YOUR TASK:
Find every line below with the word "inclusive" in it, and copy each one.

DATA FOR REVIEW:
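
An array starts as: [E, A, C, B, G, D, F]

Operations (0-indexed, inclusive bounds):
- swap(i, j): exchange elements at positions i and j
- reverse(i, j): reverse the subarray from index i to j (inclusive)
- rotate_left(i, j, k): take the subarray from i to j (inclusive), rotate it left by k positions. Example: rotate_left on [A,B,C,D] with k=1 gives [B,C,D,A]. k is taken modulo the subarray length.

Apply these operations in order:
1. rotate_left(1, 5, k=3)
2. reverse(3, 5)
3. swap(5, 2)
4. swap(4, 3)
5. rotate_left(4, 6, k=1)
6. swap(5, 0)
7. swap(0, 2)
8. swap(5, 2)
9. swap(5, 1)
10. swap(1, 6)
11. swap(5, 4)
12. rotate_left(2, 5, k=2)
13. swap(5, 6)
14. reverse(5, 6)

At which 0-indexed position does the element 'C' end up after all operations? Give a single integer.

After 1 (rotate_left(1, 5, k=3)): [E, G, D, A, C, B, F]
After 2 (reverse(3, 5)): [E, G, D, B, C, A, F]
After 3 (swap(5, 2)): [E, G, A, B, C, D, F]
After 4 (swap(4, 3)): [E, G, A, C, B, D, F]
After 5 (rotate_left(4, 6, k=1)): [E, G, A, C, D, F, B]
After 6 (swap(5, 0)): [F, G, A, C, D, E, B]
After 7 (swap(0, 2)): [A, G, F, C, D, E, B]
After 8 (swap(5, 2)): [A, G, E, C, D, F, B]
After 9 (swap(5, 1)): [A, F, E, C, D, G, B]
After 10 (swap(1, 6)): [A, B, E, C, D, G, F]
After 11 (swap(5, 4)): [A, B, E, C, G, D, F]
After 12 (rotate_left(2, 5, k=2)): [A, B, G, D, E, C, F]
After 13 (swap(5, 6)): [A, B, G, D, E, F, C]
After 14 (reverse(5, 6)): [A, B, G, D, E, C, F]

Answer: 5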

YOUR SOLUTION:
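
Operations (0-indexed, inclusive bounds):
- reverse(i, j): reverse the subarray from index i to j (inclusive)
- rotate_left(i, j, k): take the subarray from i to j (inclusive), rotate it left by k positions. Example: rotate_left on [A,B,C,D] with k=1 gives [B,C,D,A]. k is taken modulo the subarray length.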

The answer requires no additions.